Task to carry out = From the line with "S = !Int.?Int.rec" to the final line of the records, every line is to be duplicated exactly, both of those lines included.

Information provided =
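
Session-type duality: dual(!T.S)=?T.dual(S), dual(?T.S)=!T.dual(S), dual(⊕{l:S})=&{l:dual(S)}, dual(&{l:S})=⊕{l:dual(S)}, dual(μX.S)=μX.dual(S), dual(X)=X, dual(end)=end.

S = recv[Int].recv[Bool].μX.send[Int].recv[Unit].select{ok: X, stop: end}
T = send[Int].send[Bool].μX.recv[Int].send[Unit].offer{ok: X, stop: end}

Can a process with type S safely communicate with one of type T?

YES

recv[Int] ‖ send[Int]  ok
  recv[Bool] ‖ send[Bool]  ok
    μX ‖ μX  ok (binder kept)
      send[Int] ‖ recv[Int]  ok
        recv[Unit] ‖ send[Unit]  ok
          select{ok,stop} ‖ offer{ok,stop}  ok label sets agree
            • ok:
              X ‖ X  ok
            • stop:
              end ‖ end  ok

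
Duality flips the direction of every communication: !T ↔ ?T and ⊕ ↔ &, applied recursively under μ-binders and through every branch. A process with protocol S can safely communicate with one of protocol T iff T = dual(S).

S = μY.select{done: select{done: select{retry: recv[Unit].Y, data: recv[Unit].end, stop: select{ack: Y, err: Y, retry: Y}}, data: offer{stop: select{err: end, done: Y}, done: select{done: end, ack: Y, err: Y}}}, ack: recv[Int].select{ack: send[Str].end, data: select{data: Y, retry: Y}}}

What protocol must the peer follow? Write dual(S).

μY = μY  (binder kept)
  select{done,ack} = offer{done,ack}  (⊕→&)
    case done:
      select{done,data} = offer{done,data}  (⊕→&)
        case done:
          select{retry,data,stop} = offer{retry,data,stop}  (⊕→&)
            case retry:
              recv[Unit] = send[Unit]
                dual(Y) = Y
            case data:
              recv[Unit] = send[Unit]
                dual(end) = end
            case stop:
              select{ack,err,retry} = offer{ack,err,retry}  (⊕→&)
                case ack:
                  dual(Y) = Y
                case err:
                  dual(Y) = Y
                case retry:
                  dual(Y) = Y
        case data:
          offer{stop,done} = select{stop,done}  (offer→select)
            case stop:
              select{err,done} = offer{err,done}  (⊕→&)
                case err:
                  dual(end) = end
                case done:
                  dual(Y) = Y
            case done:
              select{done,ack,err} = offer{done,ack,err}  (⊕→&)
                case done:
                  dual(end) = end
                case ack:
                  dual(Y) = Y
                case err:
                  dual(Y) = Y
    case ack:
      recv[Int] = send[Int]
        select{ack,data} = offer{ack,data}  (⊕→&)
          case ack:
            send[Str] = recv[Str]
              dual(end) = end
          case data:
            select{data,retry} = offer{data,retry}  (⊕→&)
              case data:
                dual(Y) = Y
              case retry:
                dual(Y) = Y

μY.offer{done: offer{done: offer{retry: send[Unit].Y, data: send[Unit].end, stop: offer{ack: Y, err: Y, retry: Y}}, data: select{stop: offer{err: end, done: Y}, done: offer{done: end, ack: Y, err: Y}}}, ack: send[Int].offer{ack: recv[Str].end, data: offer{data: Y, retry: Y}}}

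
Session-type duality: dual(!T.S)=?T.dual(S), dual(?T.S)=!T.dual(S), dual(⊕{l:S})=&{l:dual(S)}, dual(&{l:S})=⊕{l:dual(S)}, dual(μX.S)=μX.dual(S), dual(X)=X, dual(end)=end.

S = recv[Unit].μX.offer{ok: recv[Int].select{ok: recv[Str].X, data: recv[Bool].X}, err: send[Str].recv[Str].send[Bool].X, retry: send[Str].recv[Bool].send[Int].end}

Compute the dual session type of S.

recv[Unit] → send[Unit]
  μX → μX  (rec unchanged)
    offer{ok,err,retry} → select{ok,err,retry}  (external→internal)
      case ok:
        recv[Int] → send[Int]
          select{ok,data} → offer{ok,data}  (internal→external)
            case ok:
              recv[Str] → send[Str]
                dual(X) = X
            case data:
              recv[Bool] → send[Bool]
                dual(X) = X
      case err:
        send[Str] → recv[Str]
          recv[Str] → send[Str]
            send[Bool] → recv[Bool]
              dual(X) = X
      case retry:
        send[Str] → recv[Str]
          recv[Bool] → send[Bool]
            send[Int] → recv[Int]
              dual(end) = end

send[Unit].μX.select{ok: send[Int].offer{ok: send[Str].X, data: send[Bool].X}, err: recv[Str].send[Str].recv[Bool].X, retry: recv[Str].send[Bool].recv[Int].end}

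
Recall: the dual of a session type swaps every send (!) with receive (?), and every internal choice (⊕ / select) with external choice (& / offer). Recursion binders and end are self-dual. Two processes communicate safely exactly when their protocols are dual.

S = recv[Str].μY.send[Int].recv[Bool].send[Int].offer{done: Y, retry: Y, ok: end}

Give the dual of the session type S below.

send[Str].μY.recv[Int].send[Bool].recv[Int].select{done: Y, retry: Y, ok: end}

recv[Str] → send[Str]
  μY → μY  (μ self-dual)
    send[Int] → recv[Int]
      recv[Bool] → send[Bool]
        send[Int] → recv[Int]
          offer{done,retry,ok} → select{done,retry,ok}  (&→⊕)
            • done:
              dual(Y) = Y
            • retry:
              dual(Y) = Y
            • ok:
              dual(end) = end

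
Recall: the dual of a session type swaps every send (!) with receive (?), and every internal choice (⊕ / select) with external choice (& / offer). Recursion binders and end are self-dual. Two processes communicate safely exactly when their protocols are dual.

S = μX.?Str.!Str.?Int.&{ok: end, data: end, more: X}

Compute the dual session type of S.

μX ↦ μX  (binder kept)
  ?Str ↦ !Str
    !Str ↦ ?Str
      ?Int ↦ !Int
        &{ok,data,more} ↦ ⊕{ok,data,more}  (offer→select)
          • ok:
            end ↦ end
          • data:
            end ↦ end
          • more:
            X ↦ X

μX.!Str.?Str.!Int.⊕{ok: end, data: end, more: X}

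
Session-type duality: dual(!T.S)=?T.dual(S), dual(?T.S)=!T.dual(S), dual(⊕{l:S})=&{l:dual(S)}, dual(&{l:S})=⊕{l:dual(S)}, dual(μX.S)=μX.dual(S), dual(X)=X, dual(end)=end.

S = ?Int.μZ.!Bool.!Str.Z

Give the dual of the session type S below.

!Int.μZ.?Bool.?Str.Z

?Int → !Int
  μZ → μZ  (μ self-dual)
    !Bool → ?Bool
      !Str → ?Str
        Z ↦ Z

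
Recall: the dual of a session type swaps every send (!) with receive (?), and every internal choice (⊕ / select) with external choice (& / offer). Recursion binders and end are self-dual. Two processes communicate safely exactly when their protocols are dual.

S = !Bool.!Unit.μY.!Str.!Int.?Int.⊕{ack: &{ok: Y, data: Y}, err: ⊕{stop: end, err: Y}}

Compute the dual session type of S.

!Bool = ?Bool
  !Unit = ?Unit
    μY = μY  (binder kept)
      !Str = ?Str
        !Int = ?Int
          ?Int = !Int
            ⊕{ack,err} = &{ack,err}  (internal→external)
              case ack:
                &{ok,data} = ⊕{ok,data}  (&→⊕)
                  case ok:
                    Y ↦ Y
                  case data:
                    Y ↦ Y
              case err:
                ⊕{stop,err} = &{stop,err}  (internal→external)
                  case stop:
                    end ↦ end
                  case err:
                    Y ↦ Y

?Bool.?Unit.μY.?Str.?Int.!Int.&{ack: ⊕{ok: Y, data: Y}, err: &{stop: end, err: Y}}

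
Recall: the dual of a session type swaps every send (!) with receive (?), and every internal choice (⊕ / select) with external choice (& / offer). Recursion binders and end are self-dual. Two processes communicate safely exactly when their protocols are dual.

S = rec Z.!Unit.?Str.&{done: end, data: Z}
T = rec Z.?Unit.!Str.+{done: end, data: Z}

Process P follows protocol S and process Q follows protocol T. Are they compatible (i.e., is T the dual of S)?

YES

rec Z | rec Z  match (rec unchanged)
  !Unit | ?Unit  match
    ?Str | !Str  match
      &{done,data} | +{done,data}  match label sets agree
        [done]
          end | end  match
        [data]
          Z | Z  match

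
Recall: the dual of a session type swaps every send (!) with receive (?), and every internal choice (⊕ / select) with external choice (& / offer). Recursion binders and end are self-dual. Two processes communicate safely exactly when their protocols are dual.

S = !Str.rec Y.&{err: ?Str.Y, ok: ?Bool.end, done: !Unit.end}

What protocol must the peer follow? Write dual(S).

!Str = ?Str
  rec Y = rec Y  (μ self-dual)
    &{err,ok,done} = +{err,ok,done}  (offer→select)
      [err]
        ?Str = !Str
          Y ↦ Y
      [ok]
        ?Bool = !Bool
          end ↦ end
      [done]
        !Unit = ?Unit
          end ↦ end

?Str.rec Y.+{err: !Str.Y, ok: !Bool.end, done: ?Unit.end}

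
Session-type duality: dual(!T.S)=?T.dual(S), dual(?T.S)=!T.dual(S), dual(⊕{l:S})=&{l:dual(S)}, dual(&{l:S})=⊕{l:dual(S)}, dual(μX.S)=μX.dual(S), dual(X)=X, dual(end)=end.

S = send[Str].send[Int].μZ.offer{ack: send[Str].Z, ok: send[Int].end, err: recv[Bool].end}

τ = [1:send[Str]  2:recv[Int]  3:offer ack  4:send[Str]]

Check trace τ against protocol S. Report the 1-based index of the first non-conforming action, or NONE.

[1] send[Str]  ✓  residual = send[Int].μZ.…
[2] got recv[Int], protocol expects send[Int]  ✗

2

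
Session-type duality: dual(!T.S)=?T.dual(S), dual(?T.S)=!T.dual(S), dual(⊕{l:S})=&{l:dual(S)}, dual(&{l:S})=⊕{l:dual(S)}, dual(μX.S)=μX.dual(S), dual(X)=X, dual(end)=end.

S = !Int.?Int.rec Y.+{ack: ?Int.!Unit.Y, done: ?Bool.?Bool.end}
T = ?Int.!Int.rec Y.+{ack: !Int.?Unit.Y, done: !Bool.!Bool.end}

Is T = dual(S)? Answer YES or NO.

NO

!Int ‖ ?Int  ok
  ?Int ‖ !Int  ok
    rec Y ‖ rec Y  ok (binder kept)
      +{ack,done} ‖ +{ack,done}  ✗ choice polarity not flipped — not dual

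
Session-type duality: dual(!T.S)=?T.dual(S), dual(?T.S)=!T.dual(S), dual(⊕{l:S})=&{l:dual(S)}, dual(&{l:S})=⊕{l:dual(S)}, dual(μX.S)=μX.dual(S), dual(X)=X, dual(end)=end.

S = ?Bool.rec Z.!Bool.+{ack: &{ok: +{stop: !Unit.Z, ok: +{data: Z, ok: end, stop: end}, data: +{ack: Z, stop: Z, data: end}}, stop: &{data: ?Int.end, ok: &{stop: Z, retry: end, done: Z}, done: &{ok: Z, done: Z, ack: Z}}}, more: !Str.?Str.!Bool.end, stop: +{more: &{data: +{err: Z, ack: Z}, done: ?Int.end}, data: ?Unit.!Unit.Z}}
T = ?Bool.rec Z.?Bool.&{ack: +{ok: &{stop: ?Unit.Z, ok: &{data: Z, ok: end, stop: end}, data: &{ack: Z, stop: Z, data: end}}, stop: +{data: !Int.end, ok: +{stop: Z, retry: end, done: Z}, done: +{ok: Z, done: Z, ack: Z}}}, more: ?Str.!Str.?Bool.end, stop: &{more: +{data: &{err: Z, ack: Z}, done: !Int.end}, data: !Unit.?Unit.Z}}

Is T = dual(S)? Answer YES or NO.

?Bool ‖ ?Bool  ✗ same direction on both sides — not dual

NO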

Reply to the exercise =
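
S = !Int.?Int.rec Y.+{ack: ?Int.!Unit.Y, done: ?Bool.?Bool.end}
T = ?Int.!Int.rec Y.+{ack: !Int.?Unit.Y, done: !Bool.!Bool.end}

Is T = dual(S)? Answer YES or NO.

NO

!Int ‖ ?Int  ok
  ?Int ‖ !Int  ok
    rec Y ‖ rec Y  ok (binder kept)
      +{ack,done} ‖ +{ack,done}  ✗ choice polarity not flipped — not dual

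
Session-type duality: dual(!T.S)=?T.dual(S), dual(?T.S)=!T.dual(S), dual(⊕{l:S})=&{l:dual(S)}, dual(&{l:S})=⊕{l:dual(S)}, dual(μX.S)=μX.dual(S), dual(X)=X, dual(end)=end.

S = ?Bool.rec Z.!Bool.+{ack: &{ok: +{stop: !Unit.Z, ok: +{data: Z, ok: end, stop: end}, data: +{ack: Z, stop: Z, data: end}}, stop: &{data: ?Int.end, ok: &{stop: Z, retry: end, done: Z}, done: &{ok: Z, done: Z, ack: Z}}}, more: !Str.?Str.!Bool.end, stop: +{more: &{data: +{err: Z, ack: Z}, done: ?Int.end}, data: ?Unit.!Unit.Z}}
T = ?Bool.rec Z.?Bool.&{ack: +{ok: &{stop: ?Unit.Z, ok: &{data: Z, ok: end, stop: end}, data: &{ack: Z, stop: Z, data: end}}, stop: +{data: !Int.end, ok: +{stop: Z, retry: end, done: Z}, done: +{ok: Z, done: Z, ack: Z}}}, more: ?Str.!Str.?Bool.end, stop: &{more: +{data: &{err: Z, ack: Z}, done: !Int.end}, data: !Unit.?Unit.Z}}

Is T = dual(S)? Answer YES or NO.

?Bool ‖ ?Bool  ✗ same direction on both sides — not dual

NO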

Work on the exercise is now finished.